TASK STATEMENT
Reprint every entry, character for character.

╔══

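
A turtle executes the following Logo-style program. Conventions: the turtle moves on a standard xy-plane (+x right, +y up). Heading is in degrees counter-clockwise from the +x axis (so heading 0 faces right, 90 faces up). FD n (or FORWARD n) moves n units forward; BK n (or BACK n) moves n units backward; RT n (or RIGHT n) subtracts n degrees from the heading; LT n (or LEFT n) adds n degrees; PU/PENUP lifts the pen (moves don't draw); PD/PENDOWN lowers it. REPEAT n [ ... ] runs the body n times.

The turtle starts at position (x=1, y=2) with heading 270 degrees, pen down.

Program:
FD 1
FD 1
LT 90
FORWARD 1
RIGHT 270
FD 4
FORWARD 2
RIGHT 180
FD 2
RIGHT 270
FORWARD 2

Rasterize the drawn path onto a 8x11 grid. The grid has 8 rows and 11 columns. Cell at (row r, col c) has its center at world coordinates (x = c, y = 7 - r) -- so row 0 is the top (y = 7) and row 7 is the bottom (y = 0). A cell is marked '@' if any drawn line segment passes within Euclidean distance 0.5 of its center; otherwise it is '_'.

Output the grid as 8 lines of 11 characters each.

Segment 0: (1,2) -> (1,1)
Segment 1: (1,1) -> (1,0)
Segment 2: (1,0) -> (2,-0)
Segment 3: (2,-0) -> (2,4)
Segment 4: (2,4) -> (2,6)
Segment 5: (2,6) -> (2,4)
Segment 6: (2,4) -> (4,4)

Answer: ___________
__@________
__@________
__@@@______
__@________
_@@________
_@@________
_@@________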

╚══

YOUR RESPONSE
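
A turtle executes the following Logo-style program. Conventions: the turtle moves on a standard xy-plane (+x right, +y up). Heading is in degrees counter-clockwise from the +x axis (so heading 0 faces right, 90 faces up). FD n (or FORWARD n) moves n units forward; BK n (or BACK n) moves n units backward; RT n (or RIGHT n) subtracts n degrees from the heading; LT n (or LEFT n) adds n degrees; PU/PENUP lifts the pen (moves don't draw); PD/PENDOWN lowers it. REPEAT n [ ... ] runs the body n times.

The turtle starts at position (x=1, y=2) with heading 270 degrees, pen down.

Program:
FD 1
FD 1
LT 90
FORWARD 1
RIGHT 270
FD 4
FORWARD 2
RIGHT 180
FD 2
RIGHT 270
FORWARD 2

Rasterize the drawn path onto a 8x11 grid. The grid has 8 rows and 11 columns. Cell at (row r, col c) has its center at world coordinates (x = c, y = 7 - r) -- so row 0 is the top (y = 7) and row 7 is the bottom (y = 0). A cell is marked '@' if any drawn line segment passes within Euclidean distance 0.5 of its center; otherwise it is '_'.

Output the grid as 8 lines of 11 characters each.

Segment 0: (1,2) -> (1,1)
Segment 1: (1,1) -> (1,0)
Segment 2: (1,0) -> (2,-0)
Segment 3: (2,-0) -> (2,4)
Segment 4: (2,4) -> (2,6)
Segment 5: (2,6) -> (2,4)
Segment 6: (2,4) -> (4,4)

Answer: ___________
__@________
__@________
__@@@______
__@________
_@@________
_@@________
_@@________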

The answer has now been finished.